### Instructions for the task
Retype word for word the lines of the data below, from the first to the one bearing "-3x1 + x2 + 7x3 = -2", with that one included.

[Task data — start]

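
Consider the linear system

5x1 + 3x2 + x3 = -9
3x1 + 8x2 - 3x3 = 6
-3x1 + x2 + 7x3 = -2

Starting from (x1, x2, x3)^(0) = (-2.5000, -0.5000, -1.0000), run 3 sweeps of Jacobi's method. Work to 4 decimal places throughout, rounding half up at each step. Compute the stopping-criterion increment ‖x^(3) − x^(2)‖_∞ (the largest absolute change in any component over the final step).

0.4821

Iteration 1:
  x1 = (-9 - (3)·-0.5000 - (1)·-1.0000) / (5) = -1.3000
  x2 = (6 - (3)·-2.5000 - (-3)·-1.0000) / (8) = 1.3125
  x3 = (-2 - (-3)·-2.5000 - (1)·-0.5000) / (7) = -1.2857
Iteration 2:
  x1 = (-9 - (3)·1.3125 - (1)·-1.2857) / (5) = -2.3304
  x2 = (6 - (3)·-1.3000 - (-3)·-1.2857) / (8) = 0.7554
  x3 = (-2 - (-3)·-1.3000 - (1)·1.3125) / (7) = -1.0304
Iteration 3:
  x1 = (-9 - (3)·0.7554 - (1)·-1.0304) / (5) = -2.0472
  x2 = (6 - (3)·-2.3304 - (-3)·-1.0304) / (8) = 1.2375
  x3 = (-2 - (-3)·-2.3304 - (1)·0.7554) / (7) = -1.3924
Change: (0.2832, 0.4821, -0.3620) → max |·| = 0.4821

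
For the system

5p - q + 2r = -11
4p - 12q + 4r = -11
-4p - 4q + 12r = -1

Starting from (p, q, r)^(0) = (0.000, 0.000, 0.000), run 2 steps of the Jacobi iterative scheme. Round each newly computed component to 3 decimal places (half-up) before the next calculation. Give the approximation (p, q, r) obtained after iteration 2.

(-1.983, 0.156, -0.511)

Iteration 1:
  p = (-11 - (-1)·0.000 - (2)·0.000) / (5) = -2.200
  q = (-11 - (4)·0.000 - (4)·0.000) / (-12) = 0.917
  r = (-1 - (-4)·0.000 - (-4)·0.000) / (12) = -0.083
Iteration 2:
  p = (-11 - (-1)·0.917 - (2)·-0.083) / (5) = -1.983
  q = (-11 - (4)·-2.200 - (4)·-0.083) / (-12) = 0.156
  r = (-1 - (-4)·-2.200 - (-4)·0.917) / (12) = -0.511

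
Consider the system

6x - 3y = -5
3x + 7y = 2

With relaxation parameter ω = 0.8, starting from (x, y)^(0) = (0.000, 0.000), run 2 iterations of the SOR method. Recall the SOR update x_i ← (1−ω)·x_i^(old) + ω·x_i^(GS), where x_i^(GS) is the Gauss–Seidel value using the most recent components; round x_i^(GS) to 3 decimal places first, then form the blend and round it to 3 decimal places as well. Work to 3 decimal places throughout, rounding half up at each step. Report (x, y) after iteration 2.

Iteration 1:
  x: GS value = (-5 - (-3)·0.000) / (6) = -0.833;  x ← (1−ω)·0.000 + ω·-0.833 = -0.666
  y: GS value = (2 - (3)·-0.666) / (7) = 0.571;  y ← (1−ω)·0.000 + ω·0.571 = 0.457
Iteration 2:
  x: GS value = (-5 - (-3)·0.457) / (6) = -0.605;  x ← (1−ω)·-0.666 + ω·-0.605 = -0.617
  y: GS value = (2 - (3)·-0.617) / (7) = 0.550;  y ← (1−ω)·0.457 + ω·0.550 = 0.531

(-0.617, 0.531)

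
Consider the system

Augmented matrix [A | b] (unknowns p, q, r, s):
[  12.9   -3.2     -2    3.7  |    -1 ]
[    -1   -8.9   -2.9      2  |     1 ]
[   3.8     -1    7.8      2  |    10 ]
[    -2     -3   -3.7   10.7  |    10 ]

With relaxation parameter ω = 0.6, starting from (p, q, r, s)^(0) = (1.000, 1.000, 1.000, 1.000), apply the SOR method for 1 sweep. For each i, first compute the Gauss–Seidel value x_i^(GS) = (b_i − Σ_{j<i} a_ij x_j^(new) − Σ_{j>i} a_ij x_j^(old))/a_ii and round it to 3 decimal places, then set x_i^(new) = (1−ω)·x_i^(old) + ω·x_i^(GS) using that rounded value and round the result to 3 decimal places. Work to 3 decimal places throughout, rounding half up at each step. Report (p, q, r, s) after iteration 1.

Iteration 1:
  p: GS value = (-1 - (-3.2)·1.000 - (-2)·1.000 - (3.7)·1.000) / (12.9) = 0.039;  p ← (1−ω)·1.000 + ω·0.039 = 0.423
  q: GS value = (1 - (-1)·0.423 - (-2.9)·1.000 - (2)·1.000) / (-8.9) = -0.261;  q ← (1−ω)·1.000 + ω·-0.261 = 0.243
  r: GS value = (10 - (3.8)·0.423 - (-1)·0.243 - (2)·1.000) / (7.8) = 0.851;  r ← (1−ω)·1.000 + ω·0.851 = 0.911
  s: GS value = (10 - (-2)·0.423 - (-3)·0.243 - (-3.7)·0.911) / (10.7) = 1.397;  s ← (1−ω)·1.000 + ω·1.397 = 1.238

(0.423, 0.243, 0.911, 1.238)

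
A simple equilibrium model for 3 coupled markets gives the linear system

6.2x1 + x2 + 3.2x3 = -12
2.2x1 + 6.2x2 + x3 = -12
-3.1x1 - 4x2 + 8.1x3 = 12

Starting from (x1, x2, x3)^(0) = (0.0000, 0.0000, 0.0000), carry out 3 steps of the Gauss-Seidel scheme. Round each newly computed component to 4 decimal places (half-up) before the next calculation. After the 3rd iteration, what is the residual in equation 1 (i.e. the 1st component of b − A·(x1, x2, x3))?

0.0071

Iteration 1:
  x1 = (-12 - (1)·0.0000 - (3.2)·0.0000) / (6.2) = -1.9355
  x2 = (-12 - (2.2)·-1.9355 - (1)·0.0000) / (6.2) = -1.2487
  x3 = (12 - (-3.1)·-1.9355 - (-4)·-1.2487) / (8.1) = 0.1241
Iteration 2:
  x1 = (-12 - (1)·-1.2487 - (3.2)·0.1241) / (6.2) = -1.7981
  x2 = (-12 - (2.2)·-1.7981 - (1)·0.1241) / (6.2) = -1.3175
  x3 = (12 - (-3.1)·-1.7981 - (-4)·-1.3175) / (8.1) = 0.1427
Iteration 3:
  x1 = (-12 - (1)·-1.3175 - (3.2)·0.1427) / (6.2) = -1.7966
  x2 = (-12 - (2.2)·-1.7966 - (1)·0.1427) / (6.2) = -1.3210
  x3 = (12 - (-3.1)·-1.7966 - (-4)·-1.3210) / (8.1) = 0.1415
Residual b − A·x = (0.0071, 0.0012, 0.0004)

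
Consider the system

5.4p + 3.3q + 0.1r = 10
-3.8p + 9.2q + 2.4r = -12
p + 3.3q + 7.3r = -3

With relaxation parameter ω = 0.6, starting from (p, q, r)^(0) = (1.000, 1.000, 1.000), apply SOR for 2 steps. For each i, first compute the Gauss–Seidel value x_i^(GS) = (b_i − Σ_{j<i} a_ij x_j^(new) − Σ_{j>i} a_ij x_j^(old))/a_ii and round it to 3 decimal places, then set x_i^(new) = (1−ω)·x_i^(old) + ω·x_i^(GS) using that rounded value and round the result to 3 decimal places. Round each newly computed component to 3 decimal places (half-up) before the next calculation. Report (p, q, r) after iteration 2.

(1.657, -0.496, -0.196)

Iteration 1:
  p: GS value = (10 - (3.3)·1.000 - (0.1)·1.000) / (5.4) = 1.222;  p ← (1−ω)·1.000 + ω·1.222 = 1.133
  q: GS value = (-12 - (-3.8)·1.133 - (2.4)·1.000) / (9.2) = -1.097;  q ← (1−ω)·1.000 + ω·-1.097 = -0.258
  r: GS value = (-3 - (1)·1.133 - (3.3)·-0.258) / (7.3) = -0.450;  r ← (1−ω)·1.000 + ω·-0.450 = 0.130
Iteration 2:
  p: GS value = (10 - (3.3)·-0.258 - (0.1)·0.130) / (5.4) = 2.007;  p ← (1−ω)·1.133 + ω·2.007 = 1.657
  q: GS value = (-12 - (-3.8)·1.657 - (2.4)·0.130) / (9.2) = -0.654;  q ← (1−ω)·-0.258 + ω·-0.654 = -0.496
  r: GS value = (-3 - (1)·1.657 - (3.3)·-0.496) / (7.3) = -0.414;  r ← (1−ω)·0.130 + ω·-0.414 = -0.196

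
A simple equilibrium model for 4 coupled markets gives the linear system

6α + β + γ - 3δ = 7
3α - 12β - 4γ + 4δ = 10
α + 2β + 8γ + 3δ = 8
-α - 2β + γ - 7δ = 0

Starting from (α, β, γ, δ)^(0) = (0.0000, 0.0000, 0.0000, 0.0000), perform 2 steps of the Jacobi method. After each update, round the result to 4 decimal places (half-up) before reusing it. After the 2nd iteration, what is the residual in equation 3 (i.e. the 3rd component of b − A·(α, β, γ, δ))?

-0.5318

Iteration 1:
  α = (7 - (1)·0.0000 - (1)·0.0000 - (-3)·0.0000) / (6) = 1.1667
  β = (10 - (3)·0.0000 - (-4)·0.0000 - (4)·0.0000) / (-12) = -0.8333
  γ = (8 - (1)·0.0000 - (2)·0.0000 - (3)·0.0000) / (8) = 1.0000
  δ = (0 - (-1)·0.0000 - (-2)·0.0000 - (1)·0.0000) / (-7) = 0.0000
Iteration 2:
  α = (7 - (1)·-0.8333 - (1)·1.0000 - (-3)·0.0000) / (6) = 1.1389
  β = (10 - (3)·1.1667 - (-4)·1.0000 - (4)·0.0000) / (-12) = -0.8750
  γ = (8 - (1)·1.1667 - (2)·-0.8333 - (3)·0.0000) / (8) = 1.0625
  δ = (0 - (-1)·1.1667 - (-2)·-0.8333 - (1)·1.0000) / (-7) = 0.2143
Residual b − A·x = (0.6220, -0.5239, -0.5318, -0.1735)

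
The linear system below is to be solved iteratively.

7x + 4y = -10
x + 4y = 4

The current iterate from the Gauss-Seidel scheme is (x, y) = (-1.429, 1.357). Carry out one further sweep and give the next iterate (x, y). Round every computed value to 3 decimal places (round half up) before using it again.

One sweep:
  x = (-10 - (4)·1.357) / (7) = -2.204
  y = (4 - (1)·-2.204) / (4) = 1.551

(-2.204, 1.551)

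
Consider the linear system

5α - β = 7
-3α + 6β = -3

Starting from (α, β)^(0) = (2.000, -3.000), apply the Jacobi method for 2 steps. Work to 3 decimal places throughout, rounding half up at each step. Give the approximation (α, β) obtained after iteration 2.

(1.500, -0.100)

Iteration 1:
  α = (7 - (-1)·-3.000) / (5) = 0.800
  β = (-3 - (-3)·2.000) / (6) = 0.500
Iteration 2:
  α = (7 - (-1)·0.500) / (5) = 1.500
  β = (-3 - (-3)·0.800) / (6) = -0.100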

[Task data — finish]

### Written response
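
Consider the linear system

5x1 + 3x2 + x3 = -9
3x1 + 8x2 - 3x3 = 6
-3x1 + x2 + 7x3 = -2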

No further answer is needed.